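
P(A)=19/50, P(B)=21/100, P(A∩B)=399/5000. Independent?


P(A)×P(B) = 399/5000
P(A∩B) = 399/5000
Equal ✓ → Independent

Yes, independent


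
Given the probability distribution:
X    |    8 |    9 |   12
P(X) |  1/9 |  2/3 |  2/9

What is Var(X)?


E[X] = 86/9
E[X²] = 838/9
Var(X) = E[X²] - (E[X])² = 838/9 - 7396/81 = 146/81

Var(X) = 146/81 ≈ 1.8025


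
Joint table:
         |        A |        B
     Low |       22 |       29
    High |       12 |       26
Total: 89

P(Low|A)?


P(Low|A) = 22/(22+12) = 22/34 = 11/17

P = 11/17 ≈ 64.71%


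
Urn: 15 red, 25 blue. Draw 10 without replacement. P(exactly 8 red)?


Hypergeometric: C(15,8)×C(25,2)/C(40,10)
= 6435×300/847660528 = 3375/1481924

P(X=8) = 3375/1481924 ≈ 0.23%


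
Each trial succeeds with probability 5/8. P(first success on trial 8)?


Geometric: P(X=8) = (1-p)^(k-1)×p = (3/8)^7×5/8 = 10935/16777216

P(X=8) = 10935/16777216 ≈ 0.07%


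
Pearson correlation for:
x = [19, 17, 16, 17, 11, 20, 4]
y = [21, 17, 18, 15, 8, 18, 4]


n=7, Σx=104, Σy=101, Σxy=1695, Σx²=1732, Σy²=1683
r = (7×1695 - 104×101)/√((7×1732 - 104²)(7×1683 - 101²))
= 1361/√(1308×1580) = 1361/√2066640 ≈ 1361/1437.5813 ≈ 0.9467

r ≈ 0.9467


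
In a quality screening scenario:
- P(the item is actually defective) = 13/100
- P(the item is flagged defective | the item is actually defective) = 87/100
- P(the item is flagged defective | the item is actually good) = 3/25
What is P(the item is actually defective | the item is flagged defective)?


Using Bayes' theorem:
P(A|B) = P(B|A)·P(A) / P(B)

P(the item is flagged defective) = 87/100 × 13/100 + 3/25 × 87/100
= 1131/10000 + 261/2500 = 87/400

P(the item is actually defective|the item is flagged defective) = (1131/10000) / (87/400) = 13/25

P(the item is actually defective|the item is flagged defective) = 13/25 ≈ 52.00%


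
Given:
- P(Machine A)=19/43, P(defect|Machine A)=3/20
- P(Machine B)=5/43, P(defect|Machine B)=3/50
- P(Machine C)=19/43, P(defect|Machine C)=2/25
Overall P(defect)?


P(B) = Σ P(B|Aᵢ)×P(Aᵢ)
  3/20×19/43 = 57/860
  3/50×5/43 = 3/430
  2/25×19/43 = 38/1075
Sum = 467/4300

P(defect) = 467/4300 ≈ 10.86%


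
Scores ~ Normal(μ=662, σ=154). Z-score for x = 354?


z = (x - μ)/σ = (354 - 662)/154 = -2.0

z = -2.0


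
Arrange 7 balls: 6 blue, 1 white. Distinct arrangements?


7!/(6!×1!) = 7

7


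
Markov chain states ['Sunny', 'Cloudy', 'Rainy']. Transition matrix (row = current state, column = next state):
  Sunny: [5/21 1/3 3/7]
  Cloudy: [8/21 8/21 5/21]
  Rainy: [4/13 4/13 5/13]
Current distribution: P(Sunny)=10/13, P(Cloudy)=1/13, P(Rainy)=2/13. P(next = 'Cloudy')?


P(next=Cloudy) = Σᵢ P(now=i)×P(i→Cloudy)
= 10/13×1/3 + 1/13×8/21 + 2/13×4/13
= 10/39 + 8/273 + 8/169 = 394/1183

P = 394/1183 ≈ 0.3331


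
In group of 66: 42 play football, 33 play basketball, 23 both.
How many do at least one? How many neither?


|A∪B| = 42+33-23 = 52
Neither = 66-52 = 14

At least one: 52; Neither: 14


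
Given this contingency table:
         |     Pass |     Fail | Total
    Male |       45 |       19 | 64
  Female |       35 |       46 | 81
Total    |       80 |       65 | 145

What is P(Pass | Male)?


P(Pass | Male) = 45/(45+19) = 45/64

P(Pass|Male) = 45/64 ≈ 70.31%


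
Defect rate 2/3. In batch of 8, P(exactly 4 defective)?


Binomial: P(X=4) = C(8,4)×p^4×(1-p)^4
= 70 × 16/81 × 1/81 = 1120/6561

P(X=4) = 1120/6561 ≈ 17.07%


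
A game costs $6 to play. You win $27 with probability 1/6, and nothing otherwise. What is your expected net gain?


E[gain] = (27-6)×1/6 + (-6)×5/6
= 7/2 - 5 = -3/2

Expected net gain = $-3/2 ≈ $-1.50


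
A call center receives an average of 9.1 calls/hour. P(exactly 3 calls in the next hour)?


Poisson(λ=9.1): P(X=3) = e^(-λ)×λ^k/k!
= e^(-9.1) × 9.1^3 / 3!
≈ 0.0001116658085 × 753.571 / 6 ≈ 0.014025

P(X=3) ≈ 0.014025 ≈ 1.40%


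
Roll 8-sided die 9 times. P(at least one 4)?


P(no 4)^9 = (7/8)^9 = 40353607/134217728
P(≥1) = 1 - 40353607/134217728 = 93864121/134217728

P = 93864121/134217728 ≈ 69.93%


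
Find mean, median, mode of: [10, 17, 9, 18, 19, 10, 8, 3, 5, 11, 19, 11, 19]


Sorted: [3, 5, 8, 9, 10, 10, 11, 11, 17, 18, 19, 19, 19]
Mean = 159/13
Median = 11
Freq: {10: 2, 17: 1, 9: 1, 18: 1, 19: 3, 8: 1, 3: 1, 5: 1, 11: 2}
Mode: [19]

Mean=159/13, Median=11, Mode=19


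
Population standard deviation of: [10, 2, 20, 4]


Mean = 36/4 = 9
  (10-9)²=1
  (2-9)²=49
  (20-9)²=121
  (4-9)²=25
Σ(x-μ)² = 196
σ² = 196/4 = 49

σ = √(49) ≈ 7.0000


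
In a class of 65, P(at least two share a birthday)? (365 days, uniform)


P(all different) = Π(365-i)/365 for i=0..64
= 0.002317
P(match) = 1 - 0.002317 = 0.997683

P ≈ 0.9977 ≈ 99.77%


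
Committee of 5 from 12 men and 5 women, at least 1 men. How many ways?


Count by #men:
  1M,4W: C(12,1)×C(5,4)=60
  2M,3W: C(12,2)×C(5,3)=660
  3M,2W: C(12,3)×C(5,2)=2200
  4M,1W: C(12,4)×C(5,1)=2475
  5M,0W: C(12,5)×C(5,0)=792
Total = 6187

6187


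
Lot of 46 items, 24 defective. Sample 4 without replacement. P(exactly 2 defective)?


Hypergeometric: C(24,2)×C(22,2)/C(46,4)
= 276×231/163185 = 84/215

P(X=2) = 84/215 ≈ 39.07%


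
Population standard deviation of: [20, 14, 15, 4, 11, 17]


Mean = 81/6 = 27/2
  (20-27/2)²=169/4
  (14-27/2)²=1/4
  (15-27/2)²=9/4
  (4-27/2)²=361/4
  (11-27/2)²=25/4
  (17-27/2)²=49/4
Σ(x-μ)² = 307/2
σ² = (307/2)/6 = 307/12

σ = √(307/12) ≈ 5.0580


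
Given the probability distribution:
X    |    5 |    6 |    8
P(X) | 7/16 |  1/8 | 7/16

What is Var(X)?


E[X] = 103/16
E[X²] = 695/16
Var(X) = E[X²] - (E[X])² = 695/16 - 10609/256 = 511/256

Var(X) = 511/256 ≈ 1.9961


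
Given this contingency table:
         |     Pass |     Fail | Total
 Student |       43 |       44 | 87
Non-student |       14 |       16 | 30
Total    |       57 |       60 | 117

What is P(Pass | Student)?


P(Pass | Student) = 43/(43+44) = 43/87

P(Pass|Student) = 43/87 ≈ 49.43%


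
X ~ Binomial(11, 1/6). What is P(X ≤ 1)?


P(X ≤ 1) = Σ P(X=i) for i=0..1
P(X=0) = 48828125/362797056
P(X=1) = 107421875/362797056
Sum = 9765625/22674816

P(X ≤ 1) = 9765625/22674816 ≈ 43.07%


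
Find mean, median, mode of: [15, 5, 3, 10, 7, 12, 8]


Sorted: [3, 5, 7, 8, 10, 12, 15]
Mean = 60/7
Median = 8
Freq: {15: 1, 5: 1, 3: 1, 10: 1, 7: 1, 12: 1, 8: 1}
Mode: No mode

Mean=60/7, Median=8, Mode=No mode


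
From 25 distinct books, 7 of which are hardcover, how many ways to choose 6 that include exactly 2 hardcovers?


Choose 2 of the 7 hardcovers and 4 of the other 18 books:
C(7,2)×C(18,4) = 21×3060 = 64260

64260


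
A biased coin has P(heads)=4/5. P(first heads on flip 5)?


Geometric: P(X=5) = (1-p)^(k-1)×p = (1/5)^4×4/5 = 4/3125

P(X=5) = 4/3125 ≈ 0.13%


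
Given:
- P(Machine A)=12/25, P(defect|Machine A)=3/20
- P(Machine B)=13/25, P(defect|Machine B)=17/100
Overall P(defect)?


P(B) = Σ P(B|Aᵢ)×P(Aᵢ)
  3/20×12/25 = 9/125
  17/100×13/25 = 221/2500
Sum = 401/2500

P(defect) = 401/2500 ≈ 16.04%


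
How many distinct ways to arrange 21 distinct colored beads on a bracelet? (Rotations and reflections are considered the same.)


Free circular arrangements: rotations and reflections both identified.
(n-1)!/2 = 20!/2 = 2432902008176640000/2 = 1216451004088320000

1216451004088320000


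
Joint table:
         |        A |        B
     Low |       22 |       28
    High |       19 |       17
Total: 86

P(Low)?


P(Low) = (22+28)/86 = 50/86 = 25/43

P(Low) = 25/43 ≈ 58.14%


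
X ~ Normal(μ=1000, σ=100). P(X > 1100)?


z = (1100-1000)/100 = 1.0
P(X > 1100) = 1 - P(Z ≤ 1.0) = 1 - 0.8413 = 0.1587

P(X > 1100) ≈ 0.1587


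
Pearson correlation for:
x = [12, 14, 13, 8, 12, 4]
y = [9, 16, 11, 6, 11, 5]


n=6, Σx=63, Σy=58, Σxy=675, Σx²=733, Σy²=640
r = (6×675 - 63×58)/√((6×733 - 63²)(6×640 - 58²))
= 396/√(429×476) = 396/√204204 ≈ 396/451.8894 ≈ 0.8763

r ≈ 0.8763


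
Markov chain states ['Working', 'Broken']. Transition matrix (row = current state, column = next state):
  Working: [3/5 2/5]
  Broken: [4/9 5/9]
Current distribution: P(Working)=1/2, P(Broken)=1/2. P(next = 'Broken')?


P(next=Broken) = Σᵢ P(now=i)×P(i→Broken)
= 1/2×2/5 + 1/2×5/9
= 1/5 + 5/18 = 43/90

P = 43/90 ≈ 0.4778


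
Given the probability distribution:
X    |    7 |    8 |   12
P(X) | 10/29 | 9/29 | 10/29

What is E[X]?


E[X] = Σ x·P(X=x)
= (7)×(10/29) + (8)×(9/29) + (12)×(10/29)
= 262/29

E[X] = 262/29


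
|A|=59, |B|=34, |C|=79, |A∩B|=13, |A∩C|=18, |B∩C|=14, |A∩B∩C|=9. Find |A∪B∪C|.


|A∪B∪C| = 59+34+79-13-18-14+9 = 136

|A∪B∪C| = 136


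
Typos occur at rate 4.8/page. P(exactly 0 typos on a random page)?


Poisson(λ=4.8): P(X=0) = e^(-λ)×λ^k/k!
= e^(-4.8) × 4.8^0 / 0!
≈ 0.008229747049 × 1 / 1 ≈ 0.008230

P(X=0) ≈ 0.008230 ≈ 0.82%


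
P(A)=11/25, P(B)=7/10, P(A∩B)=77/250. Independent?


P(A)×P(B) = 77/250
P(A∩B) = 77/250
Equal ✓ → Independent

Yes, independent


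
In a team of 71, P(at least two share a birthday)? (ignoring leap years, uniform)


P(all different) = Π(365-i)/365 for i=0..70
= 0.000679
P(match) = 1 - 0.000679 = 0.999321

P ≈ 0.9993 ≈ 99.93%


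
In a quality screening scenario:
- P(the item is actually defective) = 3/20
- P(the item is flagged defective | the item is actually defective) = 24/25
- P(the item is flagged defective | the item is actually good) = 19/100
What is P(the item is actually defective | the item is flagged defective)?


Using Bayes' theorem:
P(A|B) = P(B|A)·P(A) / P(B)

P(the item is flagged defective) = 24/25 × 3/20 + 19/100 × 17/20
= 18/125 + 323/2000 = 611/2000

P(the item is actually defective|the item is flagged defective) = (18/125) / (611/2000) = 288/611

P(the item is actually defective|the item is flagged defective) = 288/611 ≈ 47.14%


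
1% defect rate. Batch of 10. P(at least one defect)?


P(all good) = (99/100)^10 = 90438207500880449001/100000000000000000000
P(≥1 defect) = 9561792499119550999/100000000000000000000

P = 9561792499119550999/100000000000000000000 ≈ 9.56%


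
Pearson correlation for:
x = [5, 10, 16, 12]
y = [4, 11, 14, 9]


n=4, Σx=43, Σy=38, Σxy=462, Σx²=525, Σy²=414
r = (4×462 - 43×38)/√((4×525 - 43²)(4×414 - 38²))
= 214/√(251×212) = 214/√53212 ≈ 214/230.6773 ≈ 0.9277

r ≈ 0.9277


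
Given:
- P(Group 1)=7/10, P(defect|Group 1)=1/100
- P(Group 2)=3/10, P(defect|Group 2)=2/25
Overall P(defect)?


P(B) = Σ P(B|Aᵢ)×P(Aᵢ)
  1/100×7/10 = 7/1000
  2/25×3/10 = 3/125
Sum = 31/1000

P(defect) = 31/1000 ≈ 3.10%


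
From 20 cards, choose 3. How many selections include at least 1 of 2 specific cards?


Complement: C(20,3) - C(18,3) = 1140 - 816 = 324

324


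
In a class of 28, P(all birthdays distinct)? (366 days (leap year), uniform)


P(all different) = Π(366-i)/366 for i=0..27
= (366/366)×(365/366)×...×(339/366)
= 0.346570

P ≈ 0.3466 ≈ 34.66%


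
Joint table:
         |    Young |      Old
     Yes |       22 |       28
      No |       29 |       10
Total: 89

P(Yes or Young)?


P(Yes∨Young) = P(Yes) + P(Young) - P(Yes∧Young)
= (50 + 51 - 22)/89 = 79/89

P = 79/89 ≈ 88.76%


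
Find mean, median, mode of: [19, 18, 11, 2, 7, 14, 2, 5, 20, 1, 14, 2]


Sorted: [1, 2, 2, 2, 5, 7, 11, 14, 14, 18, 19, 20]
Mean = 115/12
Median = 9
Freq: {19: 1, 18: 1, 11: 1, 2: 3, 7: 1, 14: 2, 5: 1, 20: 1, 1: 1}
Mode: [2]

Mean=115/12, Median=9, Mode=2


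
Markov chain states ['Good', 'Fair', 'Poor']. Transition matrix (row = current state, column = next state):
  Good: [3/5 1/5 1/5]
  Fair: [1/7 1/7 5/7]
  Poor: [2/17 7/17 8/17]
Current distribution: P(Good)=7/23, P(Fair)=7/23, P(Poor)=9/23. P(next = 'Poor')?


P(next=Poor) = Σᵢ P(now=i)×P(i→Poor)
= 7/23×1/5 + 7/23×5/7 + 9/23×8/17
= 7/115 + 5/23 + 72/391 = 904/1955

P = 904/1955 ≈ 0.4624


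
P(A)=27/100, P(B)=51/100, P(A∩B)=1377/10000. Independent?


P(A)×P(B) = 1377/10000
P(A∩B) = 1377/10000
Equal ✓ → Independent

Yes, independent


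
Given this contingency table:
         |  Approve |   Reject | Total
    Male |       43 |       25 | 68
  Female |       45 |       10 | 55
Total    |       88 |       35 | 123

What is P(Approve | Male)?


P(Approve | Male) = 43/(43+25) = 43/68

P(Approve|Male) = 43/68 ≈ 63.24%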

——

[DESCRIPTION OF THE TASK] The string "chain" shows up in some lines of the listing. Copy each such line.

[SOLUTION TO THIS TASK]
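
Markov chain states ['Sunny', 'Cloudy', 'Rainy']. Transition matrix (row = current state, column = next state):
Markov chain states ['Working', 'Broken']. Transition matrix (row = current state, column = next state):
Markov chain states ['Good', 'Fair', 'Poor']. Transition matrix (row = current state, column = next state):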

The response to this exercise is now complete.